Stored items:
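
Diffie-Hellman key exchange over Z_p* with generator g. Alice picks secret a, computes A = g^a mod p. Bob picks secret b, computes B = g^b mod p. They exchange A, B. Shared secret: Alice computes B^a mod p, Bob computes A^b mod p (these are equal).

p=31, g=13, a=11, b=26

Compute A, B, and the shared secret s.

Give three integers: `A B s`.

Answer: 3 28 18

Derivation:
A = 13^11 mod 31  (bits of 11 = 1011)
  bit 0 = 1: r = r^2 * 13 mod 31 = 1^2 * 13 = 1*13 = 13
  bit 1 = 0: r = r^2 mod 31 = 13^2 = 14
  bit 2 = 1: r = r^2 * 13 mod 31 = 14^2 * 13 = 10*13 = 6
  bit 3 = 1: r = r^2 * 13 mod 31 = 6^2 * 13 = 5*13 = 3
  -> A = 3
B = 13^26 mod 31  (bits of 26 = 11010)
  bit 0 = 1: r = r^2 * 13 mod 31 = 1^2 * 13 = 1*13 = 13
  bit 1 = 1: r = r^2 * 13 mod 31 = 13^2 * 13 = 14*13 = 27
  bit 2 = 0: r = r^2 mod 31 = 27^2 = 16
  bit 3 = 1: r = r^2 * 13 mod 31 = 16^2 * 13 = 8*13 = 11
  bit 4 = 0: r = r^2 mod 31 = 11^2 = 28
  -> B = 28
s = B^a = 28^11 mod 31  (bits of 11 = 1011)
  bit 0 = 1: r = r^2 * 28 mod 31 = 1^2 * 28 = 1*28 = 28
  bit 1 = 0: r = r^2 mod 31 = 28^2 = 9
  bit 2 = 1: r = r^2 * 28 mod 31 = 9^2 * 28 = 19*28 = 5
  bit 3 = 1: r = r^2 * 28 mod 31 = 5^2 * 28 = 25*28 = 18
  -> s = B^a = 18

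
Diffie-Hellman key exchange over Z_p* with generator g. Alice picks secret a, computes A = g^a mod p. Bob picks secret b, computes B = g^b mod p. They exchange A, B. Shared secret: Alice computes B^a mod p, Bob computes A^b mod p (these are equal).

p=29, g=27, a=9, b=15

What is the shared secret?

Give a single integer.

Answer: 19

Derivation:
A = 27^9 mod 29  (bits of 9 = 1001)
  bit 0 = 1: r = r^2 * 27 mod 29 = 1^2 * 27 = 1*27 = 27
  bit 1 = 0: r = r^2 mod 29 = 27^2 = 4
  bit 2 = 0: r = r^2 mod 29 = 4^2 = 16
  bit 3 = 1: r = r^2 * 27 mod 29 = 16^2 * 27 = 24*27 = 10
  -> A = 10
B = 27^15 mod 29  (bits of 15 = 1111)
  bit 0 = 1: r = r^2 * 27 mod 29 = 1^2 * 27 = 1*27 = 27
  bit 1 = 1: r = r^2 * 27 mod 29 = 27^2 * 27 = 4*27 = 21
  bit 2 = 1: r = r^2 * 27 mod 29 = 21^2 * 27 = 6*27 = 17
  bit 3 = 1: r = r^2 * 27 mod 29 = 17^2 * 27 = 28*27 = 2
  -> B = 2
s = B^a = 2^9 mod 29  (bits of 9 = 1001)
  bit 0 = 1: r = r^2 * 2 mod 29 = 1^2 * 2 = 1*2 = 2
  bit 1 = 0: r = r^2 mod 29 = 2^2 = 4
  bit 2 = 0: r = r^2 mod 29 = 4^2 = 16
  bit 3 = 1: r = r^2 * 2 mod 29 = 16^2 * 2 = 24*2 = 19
  -> s = B^a = 19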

Work to complete:
Output only an exact transcription of the lines above from the one with "Compute A, B, and the shared secret s." up to and including the one with "What is the shared secret?".

The completed task:
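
Compute A, B, and the shared secret s.

Give three integers: `A B s`.

Answer: 3 28 18

Derivation:
A = 13^11 mod 31  (bits of 11 = 1011)
  bit 0 = 1: r = r^2 * 13 mod 31 = 1^2 * 13 = 1*13 = 13
  bit 1 = 0: r = r^2 mod 31 = 13^2 = 14
  bit 2 = 1: r = r^2 * 13 mod 31 = 14^2 * 13 = 10*13 = 6
  bit 3 = 1: r = r^2 * 13 mod 31 = 6^2 * 13 = 5*13 = 3
  -> A = 3
B = 13^26 mod 31  (bits of 26 = 11010)
  bit 0 = 1: r = r^2 * 13 mod 31 = 1^2 * 13 = 1*13 = 13
  bit 1 = 1: r = r^2 * 13 mod 31 = 13^2 * 13 = 14*13 = 27
  bit 2 = 0: r = r^2 mod 31 = 27^2 = 16
  bit 3 = 1: r = r^2 * 13 mod 31 = 16^2 * 13 = 8*13 = 11
  bit 4 = 0: r = r^2 mod 31 = 11^2 = 28
  -> B = 28
s = B^a = 28^11 mod 31  (bits of 11 = 1011)
  bit 0 = 1: r = r^2 * 28 mod 31 = 1^2 * 28 = 1*28 = 28
  bit 1 = 0: r = r^2 mod 31 = 28^2 = 9
  bit 2 = 1: r = r^2 * 28 mod 31 = 9^2 * 28 = 19*28 = 5
  bit 3 = 1: r = r^2 * 28 mod 31 = 5^2 * 28 = 25*28 = 18
  -> s = B^a = 18

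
Diffie-Hellman key exchange over Z_p* with generator g. Alice picks secret a, computes A = g^a mod p. Bob picks secret b, computes B = g^b mod p. They exchange A, B. Shared secret: Alice computes B^a mod p, Bob computes A^b mod p (these are equal).

p=29, g=27, a=9, b=15

What is the shared secret?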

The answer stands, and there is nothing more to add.